● **Task details**:
Look below for the line holding "2: SUBMI r0, r1, #0x0f" and the line holding "0: CMP r0, r4". Repeat those two and everything between, exactly.

● **The data**:
______________________________
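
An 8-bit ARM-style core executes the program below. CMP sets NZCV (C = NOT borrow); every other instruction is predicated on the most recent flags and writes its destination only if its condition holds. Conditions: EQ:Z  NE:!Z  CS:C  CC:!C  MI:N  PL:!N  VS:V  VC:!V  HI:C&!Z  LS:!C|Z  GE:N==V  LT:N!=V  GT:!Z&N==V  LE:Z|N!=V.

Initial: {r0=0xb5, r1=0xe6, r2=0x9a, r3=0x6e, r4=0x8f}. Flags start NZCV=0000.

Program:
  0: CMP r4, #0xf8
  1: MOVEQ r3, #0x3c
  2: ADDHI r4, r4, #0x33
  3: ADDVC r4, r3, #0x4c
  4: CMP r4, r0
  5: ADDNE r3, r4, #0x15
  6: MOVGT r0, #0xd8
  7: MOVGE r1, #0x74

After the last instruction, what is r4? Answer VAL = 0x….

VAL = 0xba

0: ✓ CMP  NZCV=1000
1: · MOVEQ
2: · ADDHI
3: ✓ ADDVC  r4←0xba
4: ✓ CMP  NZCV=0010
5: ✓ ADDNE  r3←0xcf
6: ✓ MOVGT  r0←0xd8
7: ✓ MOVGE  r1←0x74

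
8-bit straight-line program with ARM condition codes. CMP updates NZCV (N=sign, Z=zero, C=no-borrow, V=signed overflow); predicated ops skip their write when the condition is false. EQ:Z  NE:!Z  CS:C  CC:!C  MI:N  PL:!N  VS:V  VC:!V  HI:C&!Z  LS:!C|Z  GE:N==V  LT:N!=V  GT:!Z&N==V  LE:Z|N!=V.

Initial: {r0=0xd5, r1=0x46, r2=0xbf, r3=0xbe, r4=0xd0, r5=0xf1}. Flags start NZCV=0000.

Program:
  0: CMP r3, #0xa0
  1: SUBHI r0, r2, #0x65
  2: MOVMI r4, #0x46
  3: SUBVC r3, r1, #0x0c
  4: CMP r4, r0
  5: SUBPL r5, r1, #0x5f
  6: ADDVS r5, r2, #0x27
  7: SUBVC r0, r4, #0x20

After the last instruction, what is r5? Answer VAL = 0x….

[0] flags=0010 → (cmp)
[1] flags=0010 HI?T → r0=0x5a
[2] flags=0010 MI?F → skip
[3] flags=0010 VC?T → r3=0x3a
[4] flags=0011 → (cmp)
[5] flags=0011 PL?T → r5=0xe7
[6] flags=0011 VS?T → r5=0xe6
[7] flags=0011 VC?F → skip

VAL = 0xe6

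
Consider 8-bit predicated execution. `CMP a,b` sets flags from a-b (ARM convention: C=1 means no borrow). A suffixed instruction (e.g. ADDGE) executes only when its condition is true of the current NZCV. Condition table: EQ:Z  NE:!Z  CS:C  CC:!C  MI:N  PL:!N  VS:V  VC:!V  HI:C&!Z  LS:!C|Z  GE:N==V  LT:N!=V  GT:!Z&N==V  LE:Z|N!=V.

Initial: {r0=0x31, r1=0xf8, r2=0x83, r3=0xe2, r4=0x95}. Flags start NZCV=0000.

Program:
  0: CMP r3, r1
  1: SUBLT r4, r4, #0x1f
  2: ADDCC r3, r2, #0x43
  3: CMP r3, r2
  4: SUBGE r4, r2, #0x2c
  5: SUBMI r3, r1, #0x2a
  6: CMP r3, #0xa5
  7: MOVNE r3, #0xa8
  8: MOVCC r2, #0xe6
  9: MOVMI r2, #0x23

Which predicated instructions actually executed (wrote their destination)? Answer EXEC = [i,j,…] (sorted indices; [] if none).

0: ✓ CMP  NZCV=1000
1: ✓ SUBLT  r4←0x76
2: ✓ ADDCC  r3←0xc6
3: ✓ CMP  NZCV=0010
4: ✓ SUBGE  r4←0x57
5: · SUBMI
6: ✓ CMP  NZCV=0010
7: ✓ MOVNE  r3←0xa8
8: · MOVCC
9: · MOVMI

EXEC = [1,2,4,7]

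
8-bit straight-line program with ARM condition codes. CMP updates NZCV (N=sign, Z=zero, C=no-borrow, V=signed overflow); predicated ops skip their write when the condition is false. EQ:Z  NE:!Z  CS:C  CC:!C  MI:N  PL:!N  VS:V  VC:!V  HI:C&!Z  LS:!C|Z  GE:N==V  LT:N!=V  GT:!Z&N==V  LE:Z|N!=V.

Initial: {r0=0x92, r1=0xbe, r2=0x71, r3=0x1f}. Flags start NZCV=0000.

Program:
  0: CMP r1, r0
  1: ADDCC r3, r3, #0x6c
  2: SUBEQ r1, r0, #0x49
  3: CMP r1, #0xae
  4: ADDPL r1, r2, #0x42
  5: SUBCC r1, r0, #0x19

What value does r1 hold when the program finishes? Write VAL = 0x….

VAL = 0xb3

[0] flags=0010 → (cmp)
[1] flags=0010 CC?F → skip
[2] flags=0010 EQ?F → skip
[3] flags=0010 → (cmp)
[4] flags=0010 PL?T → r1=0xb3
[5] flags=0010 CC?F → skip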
______________________________
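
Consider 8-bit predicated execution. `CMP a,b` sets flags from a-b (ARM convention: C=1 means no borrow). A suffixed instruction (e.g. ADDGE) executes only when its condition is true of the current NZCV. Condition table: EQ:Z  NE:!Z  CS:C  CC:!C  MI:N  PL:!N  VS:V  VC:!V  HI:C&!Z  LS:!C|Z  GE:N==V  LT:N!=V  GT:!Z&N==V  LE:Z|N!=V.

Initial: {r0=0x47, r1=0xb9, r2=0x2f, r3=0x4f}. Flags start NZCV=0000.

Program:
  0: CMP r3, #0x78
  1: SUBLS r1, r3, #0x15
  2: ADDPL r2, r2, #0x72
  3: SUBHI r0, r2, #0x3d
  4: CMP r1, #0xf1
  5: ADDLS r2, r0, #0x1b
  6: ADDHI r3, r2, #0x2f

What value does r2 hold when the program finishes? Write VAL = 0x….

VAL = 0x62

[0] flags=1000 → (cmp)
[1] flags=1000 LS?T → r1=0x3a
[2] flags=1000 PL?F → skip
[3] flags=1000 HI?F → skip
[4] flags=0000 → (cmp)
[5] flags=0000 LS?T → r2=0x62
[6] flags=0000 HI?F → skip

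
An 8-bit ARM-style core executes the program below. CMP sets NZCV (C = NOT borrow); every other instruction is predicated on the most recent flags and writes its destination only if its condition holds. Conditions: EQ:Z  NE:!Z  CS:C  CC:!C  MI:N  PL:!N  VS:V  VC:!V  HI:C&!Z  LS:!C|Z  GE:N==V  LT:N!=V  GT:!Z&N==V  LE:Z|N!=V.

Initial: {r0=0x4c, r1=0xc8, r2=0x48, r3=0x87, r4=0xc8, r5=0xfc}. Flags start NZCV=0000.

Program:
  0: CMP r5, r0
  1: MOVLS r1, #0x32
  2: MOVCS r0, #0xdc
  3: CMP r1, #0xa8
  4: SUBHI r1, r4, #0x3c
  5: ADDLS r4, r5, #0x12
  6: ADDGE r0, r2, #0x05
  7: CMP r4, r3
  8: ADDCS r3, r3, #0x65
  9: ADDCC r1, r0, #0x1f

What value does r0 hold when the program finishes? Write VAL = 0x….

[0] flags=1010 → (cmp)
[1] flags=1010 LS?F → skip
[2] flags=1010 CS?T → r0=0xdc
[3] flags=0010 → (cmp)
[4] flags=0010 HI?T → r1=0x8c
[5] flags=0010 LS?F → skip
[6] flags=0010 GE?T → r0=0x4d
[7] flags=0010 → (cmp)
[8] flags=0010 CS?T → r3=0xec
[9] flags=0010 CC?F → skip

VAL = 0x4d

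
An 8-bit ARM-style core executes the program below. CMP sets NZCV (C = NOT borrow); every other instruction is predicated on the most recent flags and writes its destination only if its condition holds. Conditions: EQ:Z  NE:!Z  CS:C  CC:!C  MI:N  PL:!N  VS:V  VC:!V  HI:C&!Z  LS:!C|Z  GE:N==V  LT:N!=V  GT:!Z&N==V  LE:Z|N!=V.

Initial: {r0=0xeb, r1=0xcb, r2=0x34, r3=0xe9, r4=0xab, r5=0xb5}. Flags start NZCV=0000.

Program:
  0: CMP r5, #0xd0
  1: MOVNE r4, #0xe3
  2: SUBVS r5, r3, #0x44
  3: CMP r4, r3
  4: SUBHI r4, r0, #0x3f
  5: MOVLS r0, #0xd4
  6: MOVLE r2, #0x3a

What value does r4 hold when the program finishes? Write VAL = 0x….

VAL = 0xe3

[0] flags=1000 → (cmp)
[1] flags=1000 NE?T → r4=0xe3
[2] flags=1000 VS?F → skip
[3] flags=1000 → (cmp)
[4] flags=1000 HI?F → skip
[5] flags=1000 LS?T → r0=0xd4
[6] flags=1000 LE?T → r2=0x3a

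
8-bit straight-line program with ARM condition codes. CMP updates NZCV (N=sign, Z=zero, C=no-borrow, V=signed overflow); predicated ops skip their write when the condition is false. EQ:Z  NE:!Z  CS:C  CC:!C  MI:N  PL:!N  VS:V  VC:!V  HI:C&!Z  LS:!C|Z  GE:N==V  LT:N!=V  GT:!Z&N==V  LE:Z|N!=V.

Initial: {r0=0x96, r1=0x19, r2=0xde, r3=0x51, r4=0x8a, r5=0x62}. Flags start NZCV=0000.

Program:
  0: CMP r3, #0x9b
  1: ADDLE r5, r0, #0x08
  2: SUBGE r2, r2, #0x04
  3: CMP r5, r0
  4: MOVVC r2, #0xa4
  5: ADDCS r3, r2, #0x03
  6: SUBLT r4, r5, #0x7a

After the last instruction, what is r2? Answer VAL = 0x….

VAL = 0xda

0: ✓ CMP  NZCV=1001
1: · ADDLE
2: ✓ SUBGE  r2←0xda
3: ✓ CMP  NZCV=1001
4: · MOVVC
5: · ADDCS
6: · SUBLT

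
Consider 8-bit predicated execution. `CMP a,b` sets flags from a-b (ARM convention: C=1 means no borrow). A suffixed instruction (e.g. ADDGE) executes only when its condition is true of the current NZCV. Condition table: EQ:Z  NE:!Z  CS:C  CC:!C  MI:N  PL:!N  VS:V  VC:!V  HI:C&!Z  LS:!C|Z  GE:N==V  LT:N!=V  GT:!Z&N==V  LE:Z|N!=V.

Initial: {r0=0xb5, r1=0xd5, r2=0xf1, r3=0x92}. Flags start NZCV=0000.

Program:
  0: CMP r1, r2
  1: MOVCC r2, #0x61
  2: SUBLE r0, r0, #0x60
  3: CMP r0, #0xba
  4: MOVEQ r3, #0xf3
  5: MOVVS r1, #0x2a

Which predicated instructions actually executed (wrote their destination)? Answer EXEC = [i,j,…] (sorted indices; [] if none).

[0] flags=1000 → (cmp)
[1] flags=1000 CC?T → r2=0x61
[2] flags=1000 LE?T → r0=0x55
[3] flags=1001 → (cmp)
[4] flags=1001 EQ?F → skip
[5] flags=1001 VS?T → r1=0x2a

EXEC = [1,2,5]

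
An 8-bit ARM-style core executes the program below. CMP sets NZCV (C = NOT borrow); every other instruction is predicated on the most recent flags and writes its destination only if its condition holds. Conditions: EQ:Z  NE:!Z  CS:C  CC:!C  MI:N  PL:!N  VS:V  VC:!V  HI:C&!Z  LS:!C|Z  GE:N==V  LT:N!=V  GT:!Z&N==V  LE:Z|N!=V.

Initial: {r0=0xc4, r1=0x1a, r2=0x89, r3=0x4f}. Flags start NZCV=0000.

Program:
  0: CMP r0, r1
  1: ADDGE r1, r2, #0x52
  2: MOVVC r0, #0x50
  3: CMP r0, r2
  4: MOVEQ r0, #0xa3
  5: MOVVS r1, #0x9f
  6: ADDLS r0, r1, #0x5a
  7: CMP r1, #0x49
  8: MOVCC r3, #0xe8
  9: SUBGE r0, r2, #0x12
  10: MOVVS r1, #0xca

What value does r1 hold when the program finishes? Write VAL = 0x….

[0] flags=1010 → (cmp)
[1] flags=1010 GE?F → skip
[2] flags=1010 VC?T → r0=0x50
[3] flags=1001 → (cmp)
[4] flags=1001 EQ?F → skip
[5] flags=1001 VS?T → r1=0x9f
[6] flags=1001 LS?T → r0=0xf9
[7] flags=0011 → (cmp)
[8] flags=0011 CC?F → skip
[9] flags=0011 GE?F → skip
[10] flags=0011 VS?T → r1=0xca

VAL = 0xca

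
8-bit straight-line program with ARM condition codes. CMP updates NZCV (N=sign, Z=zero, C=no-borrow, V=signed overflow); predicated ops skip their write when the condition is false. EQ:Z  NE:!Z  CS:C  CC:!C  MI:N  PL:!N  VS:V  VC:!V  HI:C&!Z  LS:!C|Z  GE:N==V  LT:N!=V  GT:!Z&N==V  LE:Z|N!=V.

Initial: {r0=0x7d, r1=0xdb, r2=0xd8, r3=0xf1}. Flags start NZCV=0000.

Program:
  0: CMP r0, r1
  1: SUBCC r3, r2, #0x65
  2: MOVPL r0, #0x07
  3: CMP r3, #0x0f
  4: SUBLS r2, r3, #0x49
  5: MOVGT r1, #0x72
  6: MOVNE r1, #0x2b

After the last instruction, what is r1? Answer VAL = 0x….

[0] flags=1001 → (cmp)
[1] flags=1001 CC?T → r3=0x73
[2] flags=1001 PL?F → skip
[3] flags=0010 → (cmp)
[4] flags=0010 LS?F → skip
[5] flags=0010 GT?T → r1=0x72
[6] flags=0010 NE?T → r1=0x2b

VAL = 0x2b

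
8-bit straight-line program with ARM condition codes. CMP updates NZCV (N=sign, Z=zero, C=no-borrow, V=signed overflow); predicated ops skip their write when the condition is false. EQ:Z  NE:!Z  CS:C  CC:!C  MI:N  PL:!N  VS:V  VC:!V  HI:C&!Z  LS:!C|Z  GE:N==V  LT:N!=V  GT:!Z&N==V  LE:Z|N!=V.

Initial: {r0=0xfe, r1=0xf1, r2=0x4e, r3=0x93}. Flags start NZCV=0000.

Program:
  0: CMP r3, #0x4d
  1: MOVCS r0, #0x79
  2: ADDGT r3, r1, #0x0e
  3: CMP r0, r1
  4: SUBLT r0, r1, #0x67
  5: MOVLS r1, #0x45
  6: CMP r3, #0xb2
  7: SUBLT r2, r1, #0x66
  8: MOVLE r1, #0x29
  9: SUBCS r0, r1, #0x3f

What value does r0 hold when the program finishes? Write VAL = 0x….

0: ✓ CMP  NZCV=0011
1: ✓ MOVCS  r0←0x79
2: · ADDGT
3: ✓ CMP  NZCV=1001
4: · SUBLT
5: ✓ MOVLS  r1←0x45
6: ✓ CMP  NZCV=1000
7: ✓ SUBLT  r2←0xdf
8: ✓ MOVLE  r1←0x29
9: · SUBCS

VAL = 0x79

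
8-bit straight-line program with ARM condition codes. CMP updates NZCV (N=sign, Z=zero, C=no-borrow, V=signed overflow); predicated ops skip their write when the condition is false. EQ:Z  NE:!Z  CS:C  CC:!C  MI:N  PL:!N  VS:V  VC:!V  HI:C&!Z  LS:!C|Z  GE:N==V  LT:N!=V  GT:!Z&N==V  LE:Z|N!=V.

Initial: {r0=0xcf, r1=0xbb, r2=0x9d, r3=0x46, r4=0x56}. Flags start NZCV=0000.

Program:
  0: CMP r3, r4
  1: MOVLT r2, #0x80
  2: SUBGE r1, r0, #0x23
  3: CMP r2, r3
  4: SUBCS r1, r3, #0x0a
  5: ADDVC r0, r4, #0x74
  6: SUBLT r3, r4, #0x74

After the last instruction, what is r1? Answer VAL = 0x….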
______________________________
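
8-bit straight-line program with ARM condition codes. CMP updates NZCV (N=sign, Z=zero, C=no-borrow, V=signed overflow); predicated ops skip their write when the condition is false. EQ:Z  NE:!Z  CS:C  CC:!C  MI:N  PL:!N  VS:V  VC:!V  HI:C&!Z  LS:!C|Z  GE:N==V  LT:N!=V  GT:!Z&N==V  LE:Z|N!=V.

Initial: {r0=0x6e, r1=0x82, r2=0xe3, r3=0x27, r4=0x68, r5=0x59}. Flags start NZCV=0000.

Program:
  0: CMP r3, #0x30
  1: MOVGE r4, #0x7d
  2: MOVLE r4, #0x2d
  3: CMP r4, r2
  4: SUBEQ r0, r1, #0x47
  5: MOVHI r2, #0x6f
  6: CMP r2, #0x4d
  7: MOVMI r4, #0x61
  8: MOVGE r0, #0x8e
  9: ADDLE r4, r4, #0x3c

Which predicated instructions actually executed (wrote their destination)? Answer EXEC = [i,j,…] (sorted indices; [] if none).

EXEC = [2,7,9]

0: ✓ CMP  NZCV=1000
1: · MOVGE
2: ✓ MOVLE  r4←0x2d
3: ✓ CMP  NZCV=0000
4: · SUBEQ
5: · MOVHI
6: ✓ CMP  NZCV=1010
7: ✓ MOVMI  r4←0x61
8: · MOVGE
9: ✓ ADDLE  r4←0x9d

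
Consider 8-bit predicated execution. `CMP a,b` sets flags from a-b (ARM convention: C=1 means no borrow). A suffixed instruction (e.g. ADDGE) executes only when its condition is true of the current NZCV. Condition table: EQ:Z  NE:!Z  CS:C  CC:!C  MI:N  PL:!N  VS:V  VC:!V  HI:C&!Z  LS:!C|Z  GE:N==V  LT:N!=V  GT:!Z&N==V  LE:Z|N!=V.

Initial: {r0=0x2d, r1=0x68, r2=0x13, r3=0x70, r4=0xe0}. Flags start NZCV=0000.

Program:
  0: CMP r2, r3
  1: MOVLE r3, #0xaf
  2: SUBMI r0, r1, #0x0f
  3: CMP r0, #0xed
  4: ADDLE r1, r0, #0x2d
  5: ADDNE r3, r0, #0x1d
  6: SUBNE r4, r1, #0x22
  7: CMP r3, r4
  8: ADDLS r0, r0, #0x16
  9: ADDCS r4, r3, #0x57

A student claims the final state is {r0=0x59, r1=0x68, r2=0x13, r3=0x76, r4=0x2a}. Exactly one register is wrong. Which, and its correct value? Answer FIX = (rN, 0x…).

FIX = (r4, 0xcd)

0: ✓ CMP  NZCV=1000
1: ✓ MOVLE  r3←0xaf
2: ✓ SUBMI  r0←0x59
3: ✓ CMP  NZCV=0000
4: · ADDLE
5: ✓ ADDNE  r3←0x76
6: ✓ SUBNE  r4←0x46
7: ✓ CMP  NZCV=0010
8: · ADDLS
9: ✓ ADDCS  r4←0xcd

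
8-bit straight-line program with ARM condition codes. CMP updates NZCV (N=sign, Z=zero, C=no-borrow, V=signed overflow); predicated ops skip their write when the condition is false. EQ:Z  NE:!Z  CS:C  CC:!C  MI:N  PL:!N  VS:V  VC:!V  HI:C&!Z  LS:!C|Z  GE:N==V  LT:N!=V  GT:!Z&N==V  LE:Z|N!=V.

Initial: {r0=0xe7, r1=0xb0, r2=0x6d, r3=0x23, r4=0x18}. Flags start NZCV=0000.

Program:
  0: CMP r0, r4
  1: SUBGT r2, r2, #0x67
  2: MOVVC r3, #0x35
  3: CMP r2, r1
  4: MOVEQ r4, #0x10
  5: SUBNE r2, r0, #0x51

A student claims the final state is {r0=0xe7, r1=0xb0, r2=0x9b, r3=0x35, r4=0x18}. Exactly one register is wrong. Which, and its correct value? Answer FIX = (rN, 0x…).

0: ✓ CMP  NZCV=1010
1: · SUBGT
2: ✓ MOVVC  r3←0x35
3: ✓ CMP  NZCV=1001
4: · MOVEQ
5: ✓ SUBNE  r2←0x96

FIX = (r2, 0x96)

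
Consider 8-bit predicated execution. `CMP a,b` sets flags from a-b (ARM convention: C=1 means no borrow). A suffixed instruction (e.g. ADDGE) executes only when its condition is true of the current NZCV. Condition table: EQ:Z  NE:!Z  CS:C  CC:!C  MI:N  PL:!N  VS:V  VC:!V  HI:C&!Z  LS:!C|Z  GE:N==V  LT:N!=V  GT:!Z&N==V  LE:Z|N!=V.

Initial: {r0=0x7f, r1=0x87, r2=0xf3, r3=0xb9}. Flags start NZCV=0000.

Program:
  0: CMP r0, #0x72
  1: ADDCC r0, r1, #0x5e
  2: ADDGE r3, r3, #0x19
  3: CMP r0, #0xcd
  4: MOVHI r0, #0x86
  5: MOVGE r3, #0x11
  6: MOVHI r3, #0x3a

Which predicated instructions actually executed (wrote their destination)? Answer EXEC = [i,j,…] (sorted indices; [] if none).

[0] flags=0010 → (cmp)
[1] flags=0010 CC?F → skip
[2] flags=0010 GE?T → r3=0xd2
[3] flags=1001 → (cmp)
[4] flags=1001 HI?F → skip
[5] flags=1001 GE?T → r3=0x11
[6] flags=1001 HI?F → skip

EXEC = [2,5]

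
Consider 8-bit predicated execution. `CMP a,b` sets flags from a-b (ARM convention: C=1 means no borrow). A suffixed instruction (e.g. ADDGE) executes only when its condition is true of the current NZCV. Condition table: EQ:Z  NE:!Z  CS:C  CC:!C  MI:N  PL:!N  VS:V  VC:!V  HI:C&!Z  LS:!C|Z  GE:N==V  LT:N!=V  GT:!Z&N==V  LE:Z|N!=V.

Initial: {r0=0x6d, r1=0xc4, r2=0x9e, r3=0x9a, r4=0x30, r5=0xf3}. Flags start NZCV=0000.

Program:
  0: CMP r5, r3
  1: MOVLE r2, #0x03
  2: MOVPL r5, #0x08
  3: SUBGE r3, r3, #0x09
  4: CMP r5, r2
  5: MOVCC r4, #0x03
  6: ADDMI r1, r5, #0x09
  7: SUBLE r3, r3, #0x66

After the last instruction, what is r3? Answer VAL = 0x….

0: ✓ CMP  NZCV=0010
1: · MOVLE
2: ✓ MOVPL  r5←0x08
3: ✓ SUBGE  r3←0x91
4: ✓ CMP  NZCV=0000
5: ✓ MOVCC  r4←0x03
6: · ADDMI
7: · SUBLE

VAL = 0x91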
______________________________
● **Exercise answer**:
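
  2: SUBMI r0, r1, #0x0f
  3: CMP r0, #0xed
  4: ADDLE r1, r0, #0x2d
  5: ADDNE r3, r0, #0x1d
  6: SUBNE r4, r1, #0x22
  7: CMP r3, r4
  8: ADDLS r0, r0, #0x16
  9: ADDCS r4, r3, #0x57

A student claims the final state is {r0=0x59, r1=0x68, r2=0x13, r3=0x76, r4=0x2a}. Exactly one register is wrong. Which, and its correct value? Answer FIX = (rN, 0x…).

FIX = (r4, 0xcd)

0: ✓ CMP  NZCV=1000
1: ✓ MOVLE  r3←0xaf
2: ✓ SUBMI  r0←0x59
3: ✓ CMP  NZCV=0000
4: · ADDLE
5: ✓ ADDNE  r3←0x76
6: ✓ SUBNE  r4←0x46
7: ✓ CMP  NZCV=0010
8: · ADDLS
9: ✓ ADDCS  r4←0xcd

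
8-bit straight-line program with ARM condition codes. CMP updates NZCV (N=sign, Z=zero, C=no-borrow, V=signed overflow); predicated ops skip their write when the condition is false. EQ:Z  NE:!Z  CS:C  CC:!C  MI:N  PL:!N  VS:V  VC:!V  HI:C&!Z  LS:!C|Z  GE:N==V  LT:N!=V  GT:!Z&N==V  LE:Z|N!=V.

Initial: {r0=0xe7, r1=0xb0, r2=0x6d, r3=0x23, r4=0x18}. Flags start NZCV=0000.

Program:
  0: CMP r0, r4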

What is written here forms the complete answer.